#### ABOUT THIS TASK:
Below are the records; give again exactly the line with "unstable = 0.59", the line with "R3: IF power_demand", and each line that lies between them, and nothing besides.

--- DATA FOR PROCESSING Enclosed Below ---

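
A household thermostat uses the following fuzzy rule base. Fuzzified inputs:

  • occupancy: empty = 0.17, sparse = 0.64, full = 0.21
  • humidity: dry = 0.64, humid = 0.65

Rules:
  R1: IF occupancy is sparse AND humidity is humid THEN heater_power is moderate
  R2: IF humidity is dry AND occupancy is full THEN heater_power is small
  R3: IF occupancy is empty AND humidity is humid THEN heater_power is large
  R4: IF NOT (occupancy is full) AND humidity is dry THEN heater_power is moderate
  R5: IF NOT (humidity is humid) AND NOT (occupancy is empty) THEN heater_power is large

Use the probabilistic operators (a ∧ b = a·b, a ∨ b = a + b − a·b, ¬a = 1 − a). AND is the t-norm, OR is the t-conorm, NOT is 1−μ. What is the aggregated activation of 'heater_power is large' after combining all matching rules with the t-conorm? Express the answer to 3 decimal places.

0.369

R1: sparse=0.64, humid=0.65; AND[a·b] → w = 0.4160
R2: dry=0.64, full=0.21; AND[a·b] → w = 0.1344
R3: empty=0.17, humid=0.65; AND[a·b] → w = 0.1105
R4: ¬full=1−0.21=0.79, dry=0.64; AND[a·b] → w = 0.5056
R5: ¬humid=1−0.65=0.35, ¬empty=1−0.17=0.83; AND[a·b] → w = 0.2905
Rules with consequent 'large': {R3, R5} → strengths 0.1105, 0.2905
Aggregate via t-conorm [a + b − a·b]: 0.3689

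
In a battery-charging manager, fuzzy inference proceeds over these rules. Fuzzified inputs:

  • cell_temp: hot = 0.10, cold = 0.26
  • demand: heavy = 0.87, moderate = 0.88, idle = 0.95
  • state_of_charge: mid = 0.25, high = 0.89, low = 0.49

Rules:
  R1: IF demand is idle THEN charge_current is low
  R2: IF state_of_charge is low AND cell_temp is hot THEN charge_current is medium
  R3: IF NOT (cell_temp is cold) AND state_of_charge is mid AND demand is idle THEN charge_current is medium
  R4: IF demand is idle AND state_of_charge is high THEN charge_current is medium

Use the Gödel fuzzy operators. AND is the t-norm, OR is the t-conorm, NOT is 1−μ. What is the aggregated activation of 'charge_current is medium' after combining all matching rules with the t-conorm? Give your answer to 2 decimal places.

0.89

R1: idle=0.95 → w = 0.95
R2: low=0.49, hot=0.10; AND[min(a, b)] → w = 0.10
R3: ¬cold=1−0.26=0.74, mid=0.25, idle=0.95; AND[min(a, b)] → w = 0.25
R4: idle=0.95, high=0.89; AND[min(a, b)] → w = 0.89
Rules with consequent 'medium': {R2, R3, R4} → strengths 0.10, 0.25, 0.89
Aggregate via t-conorm [max(a, b)]: 0.89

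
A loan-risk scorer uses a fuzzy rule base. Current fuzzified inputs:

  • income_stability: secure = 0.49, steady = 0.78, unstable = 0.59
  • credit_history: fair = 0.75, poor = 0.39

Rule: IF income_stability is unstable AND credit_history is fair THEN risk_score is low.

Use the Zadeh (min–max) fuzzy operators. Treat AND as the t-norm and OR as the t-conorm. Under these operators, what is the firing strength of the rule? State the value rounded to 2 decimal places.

0.59

firing strength: unstable=0.59, fair=0.75; AND[min(a, b)] → w = 0.59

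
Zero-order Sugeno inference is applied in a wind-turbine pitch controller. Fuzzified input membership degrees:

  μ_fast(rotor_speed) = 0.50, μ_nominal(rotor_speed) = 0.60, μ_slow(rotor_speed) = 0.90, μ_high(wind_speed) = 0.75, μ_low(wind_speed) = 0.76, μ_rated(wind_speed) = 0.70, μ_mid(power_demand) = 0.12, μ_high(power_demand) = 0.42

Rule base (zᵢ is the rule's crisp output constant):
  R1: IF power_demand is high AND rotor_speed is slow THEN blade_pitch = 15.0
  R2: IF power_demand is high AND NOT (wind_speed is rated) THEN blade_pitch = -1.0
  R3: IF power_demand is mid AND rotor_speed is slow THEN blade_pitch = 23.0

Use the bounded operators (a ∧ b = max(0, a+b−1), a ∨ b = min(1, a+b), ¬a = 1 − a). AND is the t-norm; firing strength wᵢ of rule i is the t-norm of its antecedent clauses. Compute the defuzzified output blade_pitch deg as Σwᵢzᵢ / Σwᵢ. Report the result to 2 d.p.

15.47

R1 (z=15.0): high=0.42, slow=0.90; AND[max(0, a+b−1)] → w = 0.32
R2 (z=-1.0): high=0.42, ¬rated=1−0.70=0.30; AND[max(0, a+b−1)] → w = 0.00
R3 (z=23.0): mid=0.12, slow=0.90; AND[max(0, a+b−1)] → w = 0.02
Weighted average = (0.32·15.0 + 0.00·-1.0 + 0.02·23.0) / (0.32 + 0.00 + 0.02)
  = 5.2600 / 0.3400 = 15.47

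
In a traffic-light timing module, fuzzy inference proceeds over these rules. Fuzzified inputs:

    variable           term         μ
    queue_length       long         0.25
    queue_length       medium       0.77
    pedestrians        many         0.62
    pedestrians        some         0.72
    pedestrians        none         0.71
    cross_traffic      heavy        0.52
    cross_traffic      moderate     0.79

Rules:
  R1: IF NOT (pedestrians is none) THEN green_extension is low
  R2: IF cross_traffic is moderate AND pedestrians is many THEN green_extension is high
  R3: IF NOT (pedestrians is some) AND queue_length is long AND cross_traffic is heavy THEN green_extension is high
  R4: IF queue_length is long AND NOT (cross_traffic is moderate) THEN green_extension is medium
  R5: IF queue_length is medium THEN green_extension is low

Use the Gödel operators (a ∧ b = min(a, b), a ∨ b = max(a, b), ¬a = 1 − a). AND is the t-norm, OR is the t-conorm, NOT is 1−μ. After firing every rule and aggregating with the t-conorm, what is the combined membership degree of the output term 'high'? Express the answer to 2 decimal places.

R1: ¬none=1−0.71=0.29 → w = 0.29
R2: moderate=0.79, many=0.62; AND[min(a, b)] → w = 0.62
R3: ¬some=1−0.72=0.28, long=0.25, heavy=0.52; AND[min(a, b)] → w = 0.25
R4: long=0.25, ¬moderate=1−0.79=0.21; AND[min(a, b)] → w = 0.21
R5: medium=0.77 → w = 0.77
Rules with consequent 'high': {R2, R3} → strengths 0.62, 0.25
Aggregate via t-conorm [max(a, b)]: 0.62

0.62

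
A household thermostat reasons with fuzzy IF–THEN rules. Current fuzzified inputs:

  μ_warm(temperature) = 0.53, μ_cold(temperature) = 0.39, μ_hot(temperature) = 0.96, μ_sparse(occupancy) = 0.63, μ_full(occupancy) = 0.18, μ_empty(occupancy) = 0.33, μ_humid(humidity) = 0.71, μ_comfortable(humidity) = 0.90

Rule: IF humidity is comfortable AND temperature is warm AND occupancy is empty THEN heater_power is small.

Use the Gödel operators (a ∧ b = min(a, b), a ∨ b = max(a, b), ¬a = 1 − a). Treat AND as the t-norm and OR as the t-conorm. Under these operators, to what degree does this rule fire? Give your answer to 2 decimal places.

firing strength: comfortable=0.90, warm=0.53, empty=0.33; AND[min(a, b)] → w = 0.33

0.33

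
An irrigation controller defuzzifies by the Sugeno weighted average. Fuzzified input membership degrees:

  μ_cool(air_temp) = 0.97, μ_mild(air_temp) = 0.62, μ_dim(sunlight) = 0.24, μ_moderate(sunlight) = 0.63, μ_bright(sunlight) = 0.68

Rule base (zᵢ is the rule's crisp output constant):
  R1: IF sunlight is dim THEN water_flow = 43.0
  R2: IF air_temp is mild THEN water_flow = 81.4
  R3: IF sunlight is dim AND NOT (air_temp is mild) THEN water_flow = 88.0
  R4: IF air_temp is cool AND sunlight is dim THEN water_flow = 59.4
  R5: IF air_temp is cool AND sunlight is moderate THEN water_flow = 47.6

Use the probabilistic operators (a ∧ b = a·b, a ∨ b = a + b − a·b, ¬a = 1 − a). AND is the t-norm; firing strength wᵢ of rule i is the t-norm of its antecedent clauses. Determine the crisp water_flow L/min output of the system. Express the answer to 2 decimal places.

62.24

R1 (z=43.0): dim=0.24 → w = 0.2400
R2 (z=81.4): mild=0.62 → w = 0.6200
R3 (z=88.0): dim=0.24, ¬mild=1−0.62=0.38; AND[a·b] → w = 0.0912
R4 (z=59.4): cool=0.97, dim=0.24; AND[a·b] → w = 0.2328
R5 (z=47.6): cool=0.97, moderate=0.63; AND[a·b] → w = 0.6111
Weighted average = (0.2400·43.0 + 0.6200·81.4 + 0.0912·88.0 + 0.2328·59.4 + 0.6111·47.6) / (0.2400 + 0.6200 + 0.0912 + 0.2328 + 0.6111)
  = 111.7303 / 1.7951 = 62.24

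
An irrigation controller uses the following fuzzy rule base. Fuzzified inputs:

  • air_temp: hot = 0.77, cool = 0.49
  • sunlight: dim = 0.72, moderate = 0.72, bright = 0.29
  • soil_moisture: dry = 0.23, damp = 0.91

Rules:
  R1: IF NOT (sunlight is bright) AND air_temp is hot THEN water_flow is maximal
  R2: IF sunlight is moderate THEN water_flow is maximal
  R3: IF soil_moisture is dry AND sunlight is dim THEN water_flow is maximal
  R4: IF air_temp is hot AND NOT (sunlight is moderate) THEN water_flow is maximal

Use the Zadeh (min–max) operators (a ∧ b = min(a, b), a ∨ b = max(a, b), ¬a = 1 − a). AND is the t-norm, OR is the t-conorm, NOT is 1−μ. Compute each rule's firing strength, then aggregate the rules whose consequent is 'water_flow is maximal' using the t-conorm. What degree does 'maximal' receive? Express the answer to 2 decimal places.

R1: ¬bright=1−0.29=0.71, hot=0.77; AND[min(a, b)] → w = 0.71
R2: moderate=0.72 → w = 0.72
R3: dry=0.23, dim=0.72; AND[min(a, b)] → w = 0.23
R4: hot=0.77, ¬moderate=1−0.72=0.28; AND[min(a, b)] → w = 0.28
Rules with consequent 'maximal': {R1, R2, R3, R4} → strengths 0.71, 0.72, 0.23, 0.28
Aggregate via t-conorm [max(a, b)]: 0.72

0.72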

--- End of Enclosed DATA FOR PROCESSING ---

#### RESULT:
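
  • income_stability: secure = 0.49, steady = 0.78, unstable = 0.59
  • credit_history: fair = 0.75, poor = 0.39

Rule: IF income_stability is unstable AND credit_history is fair THEN risk_score is low.

Use the Zadeh (min–max) fuzzy operators. Treat AND as the t-norm and OR as the t-conorm. Under these operators, what is the firing strength of the rule? State the value rounded to 2 decimal places.

0.59

firing strength: unstable=0.59, fair=0.75; AND[min(a, b)] → w = 0.59

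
Zero-order Sugeno inference is applied in a wind-turbine pitch controller. Fuzzified input membership degrees:

  μ_fast(rotor_speed) = 0.50, μ_nominal(rotor_speed) = 0.60, μ_slow(rotor_speed) = 0.90, μ_high(wind_speed) = 0.75, μ_low(wind_speed) = 0.76, μ_rated(wind_speed) = 0.70, μ_mid(power_demand) = 0.12, μ_high(power_demand) = 0.42

Rule base (zᵢ is the rule's crisp output constant):
  R1: IF power_demand is high AND rotor_speed is slow THEN blade_pitch = 15.0
  R2: IF power_demand is high AND NOT (wind_speed is rated) THEN blade_pitch = -1.0
  R3: IF power_demand is mid AND rotor_speed is slow THEN blade_pitch = 23.0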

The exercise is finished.